### Exercise directions
Down to the last line, restate the listing below exactly.

** Opening Task material block **

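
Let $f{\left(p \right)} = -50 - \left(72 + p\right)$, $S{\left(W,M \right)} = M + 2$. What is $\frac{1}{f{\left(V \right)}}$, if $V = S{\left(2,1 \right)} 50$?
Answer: $- \frac{1}{272} \approx -0.0036765$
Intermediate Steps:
$S{\left(W,M \right)} = 2 + M$
$V = 150$ ($V = \left(2 + 1\right) 50 = 3 \cdot 50 = 150$)
$f{\left(p \right)} = -122 - p$ ($f{\left(p \right)} = -50 - \left(72 + p\right) = -122 - p$)
$\frac{1}{f{\left(V \right)}} = \frac{1}{-122 - 150} = \frac{1}{-272} = - \frac{1}{272}$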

** Closing Task material block **

### Answer section
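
Let $f{\left(p \right)} = -50 - \left(72 + p\right)$, $S{\left(W,M \right)} = M + 2$. What is $\frac{1}{f{\left(V \right)}}$, if $V = S{\left(2,1 \right)} 50$?
Answer: $- \frac{1}{272} \approx -0.0036765$
Intermediate Steps:
$S{\left(W,M \right)} = 2 + M$
$V = 150$ ($V = \left(2 + 1\right) 50 = 3 \cdot 50 = 150$)
$f{\left(p \right)} = -122 - p$ ($f{\left(p \right)} = -50 - \left(72 + p\right) = -122 - p$)
$\frac{1}{f{\left(V \right)}} = \frac{1}{-122 - 150} = \frac{1}{-272} = - \frac{1}{272}$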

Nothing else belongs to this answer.